## Try it
When you have gone through the records below, state only how many lines include the word "Cayley".

─── Records for this exercise ───

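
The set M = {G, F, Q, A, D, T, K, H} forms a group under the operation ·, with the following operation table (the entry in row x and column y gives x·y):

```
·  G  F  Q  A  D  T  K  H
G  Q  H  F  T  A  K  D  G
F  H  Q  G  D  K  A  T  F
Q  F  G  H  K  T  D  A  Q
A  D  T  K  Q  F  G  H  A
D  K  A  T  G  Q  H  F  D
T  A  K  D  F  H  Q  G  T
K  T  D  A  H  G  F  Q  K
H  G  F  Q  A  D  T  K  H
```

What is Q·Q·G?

Q·Q = H
H·G = G

G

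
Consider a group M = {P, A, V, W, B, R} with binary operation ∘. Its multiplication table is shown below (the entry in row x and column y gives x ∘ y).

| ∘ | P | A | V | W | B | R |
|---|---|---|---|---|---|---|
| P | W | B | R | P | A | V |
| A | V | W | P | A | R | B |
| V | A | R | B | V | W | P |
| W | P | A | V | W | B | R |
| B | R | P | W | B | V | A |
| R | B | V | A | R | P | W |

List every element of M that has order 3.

Identity is W. Compute the order of each non-identity element by repeated multiplication:
  P: P → W  (order 2)
  A: A → W  (order 2)
  V: V → B → W  (order 3)
  B: B → V → W  (order 3)
  R: R → W  (order 2)
Elements of order 3: {B, V}.

{B, V}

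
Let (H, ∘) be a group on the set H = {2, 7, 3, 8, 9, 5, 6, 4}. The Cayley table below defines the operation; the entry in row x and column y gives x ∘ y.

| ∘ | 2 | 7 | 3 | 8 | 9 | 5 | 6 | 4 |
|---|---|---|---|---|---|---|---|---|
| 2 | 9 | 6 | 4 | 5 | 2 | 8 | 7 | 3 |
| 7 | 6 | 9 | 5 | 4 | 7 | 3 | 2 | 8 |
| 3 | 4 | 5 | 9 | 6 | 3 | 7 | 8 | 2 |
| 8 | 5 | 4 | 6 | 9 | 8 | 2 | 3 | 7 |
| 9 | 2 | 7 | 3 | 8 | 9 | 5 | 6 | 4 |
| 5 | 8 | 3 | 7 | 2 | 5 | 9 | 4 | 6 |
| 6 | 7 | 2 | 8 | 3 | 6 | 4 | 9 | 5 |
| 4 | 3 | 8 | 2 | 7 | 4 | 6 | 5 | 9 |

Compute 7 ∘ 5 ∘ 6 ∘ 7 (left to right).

4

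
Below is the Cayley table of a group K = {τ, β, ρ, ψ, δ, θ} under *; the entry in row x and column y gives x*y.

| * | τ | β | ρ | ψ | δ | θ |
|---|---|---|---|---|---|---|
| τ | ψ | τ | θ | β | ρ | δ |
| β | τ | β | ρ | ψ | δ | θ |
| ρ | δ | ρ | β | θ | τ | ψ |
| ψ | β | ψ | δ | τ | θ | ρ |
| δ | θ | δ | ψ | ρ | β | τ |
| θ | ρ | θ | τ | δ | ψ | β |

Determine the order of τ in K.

The identity element is β (its row matches the header).
τ^1 = τ
τ^2 = τ*τ = ψ
τ^3 = ψ*τ = β
The first power of τ equal to the identity is τ^3, so ord(τ) = 3.

3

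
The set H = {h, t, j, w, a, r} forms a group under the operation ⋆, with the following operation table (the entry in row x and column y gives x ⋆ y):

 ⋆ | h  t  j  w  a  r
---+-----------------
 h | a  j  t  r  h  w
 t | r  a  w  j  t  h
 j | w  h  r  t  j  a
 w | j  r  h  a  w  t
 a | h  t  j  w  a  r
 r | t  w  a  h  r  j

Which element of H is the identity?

a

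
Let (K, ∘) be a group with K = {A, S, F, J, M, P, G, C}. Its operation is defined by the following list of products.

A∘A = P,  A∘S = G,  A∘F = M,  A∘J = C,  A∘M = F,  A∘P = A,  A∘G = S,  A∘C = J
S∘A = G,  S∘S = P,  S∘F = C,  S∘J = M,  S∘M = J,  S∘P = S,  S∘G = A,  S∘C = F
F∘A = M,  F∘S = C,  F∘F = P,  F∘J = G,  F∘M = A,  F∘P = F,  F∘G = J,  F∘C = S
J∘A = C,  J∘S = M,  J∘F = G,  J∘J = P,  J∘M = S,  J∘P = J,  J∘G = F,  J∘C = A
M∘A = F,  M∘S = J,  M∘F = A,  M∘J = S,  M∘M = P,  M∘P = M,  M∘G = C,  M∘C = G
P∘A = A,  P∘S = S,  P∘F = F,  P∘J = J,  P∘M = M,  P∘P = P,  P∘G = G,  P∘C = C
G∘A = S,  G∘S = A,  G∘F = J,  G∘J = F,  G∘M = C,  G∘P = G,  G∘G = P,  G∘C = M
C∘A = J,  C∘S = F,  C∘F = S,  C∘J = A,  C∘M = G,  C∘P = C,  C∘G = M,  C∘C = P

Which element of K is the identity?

The identity e satisfies e ∘ x = x for all x, so its row in the table reproduces the column headers.
Row P reads: A, S, F, J, M, P, G, C — exactly the header order. So P is the identity.

P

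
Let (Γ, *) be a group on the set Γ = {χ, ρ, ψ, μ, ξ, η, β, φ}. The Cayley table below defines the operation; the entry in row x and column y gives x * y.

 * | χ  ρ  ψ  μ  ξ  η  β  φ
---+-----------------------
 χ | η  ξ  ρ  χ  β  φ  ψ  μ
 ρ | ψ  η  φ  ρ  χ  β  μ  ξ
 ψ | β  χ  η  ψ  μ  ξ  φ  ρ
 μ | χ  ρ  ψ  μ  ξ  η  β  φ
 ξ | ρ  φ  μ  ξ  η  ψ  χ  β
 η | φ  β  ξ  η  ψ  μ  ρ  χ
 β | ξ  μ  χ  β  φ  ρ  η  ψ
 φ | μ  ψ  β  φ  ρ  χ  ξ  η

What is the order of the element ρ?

The identity element is μ (its row matches the header).
ρ^1 = ρ
ρ^2 = ρ * ρ = η
ρ^3 = η * ρ = β
ρ^4 = β * ρ = μ
The first power of ρ equal to the identity is ρ^4, so ord(ρ) = 4.

4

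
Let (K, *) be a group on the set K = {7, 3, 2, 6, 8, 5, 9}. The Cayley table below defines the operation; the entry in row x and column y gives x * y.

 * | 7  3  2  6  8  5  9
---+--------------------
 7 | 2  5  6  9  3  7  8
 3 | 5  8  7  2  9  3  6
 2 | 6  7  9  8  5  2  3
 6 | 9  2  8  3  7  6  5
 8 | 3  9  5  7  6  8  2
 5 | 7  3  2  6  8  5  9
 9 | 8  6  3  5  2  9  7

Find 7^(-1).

First locate the identity: row 5 matches the header, so 5 is the identity.
Scan row 7 for 5: 7 * 3 = 5. Hence 7^(-1) = 3.
(Structurally, K here is isomorphic to the cyclic group Z_7.)

3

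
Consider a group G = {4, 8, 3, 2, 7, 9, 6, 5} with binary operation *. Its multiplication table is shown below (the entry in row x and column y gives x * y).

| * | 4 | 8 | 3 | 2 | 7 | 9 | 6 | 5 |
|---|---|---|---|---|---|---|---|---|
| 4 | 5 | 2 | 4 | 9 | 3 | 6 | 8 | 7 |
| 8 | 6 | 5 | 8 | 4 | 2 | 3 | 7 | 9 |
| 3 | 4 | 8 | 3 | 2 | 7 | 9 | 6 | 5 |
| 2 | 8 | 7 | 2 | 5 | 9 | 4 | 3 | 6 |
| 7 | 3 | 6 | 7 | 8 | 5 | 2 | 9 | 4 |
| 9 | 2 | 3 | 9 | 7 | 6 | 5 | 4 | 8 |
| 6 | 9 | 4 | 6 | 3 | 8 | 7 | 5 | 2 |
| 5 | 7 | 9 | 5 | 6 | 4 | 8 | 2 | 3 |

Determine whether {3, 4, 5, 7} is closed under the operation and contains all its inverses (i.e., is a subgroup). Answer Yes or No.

{3, 4, 5, 7} contains the identity 3.
Checking products: every product of two elements of {3, 4, 5, 7} (read from the table) lies in {3, 4, 5, 7}, so the set is closed.
In a finite group, a nonempty closed subset is a subgroup. So {3, 4, 5, 7} ≤ G.

Yes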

───

## Response area
4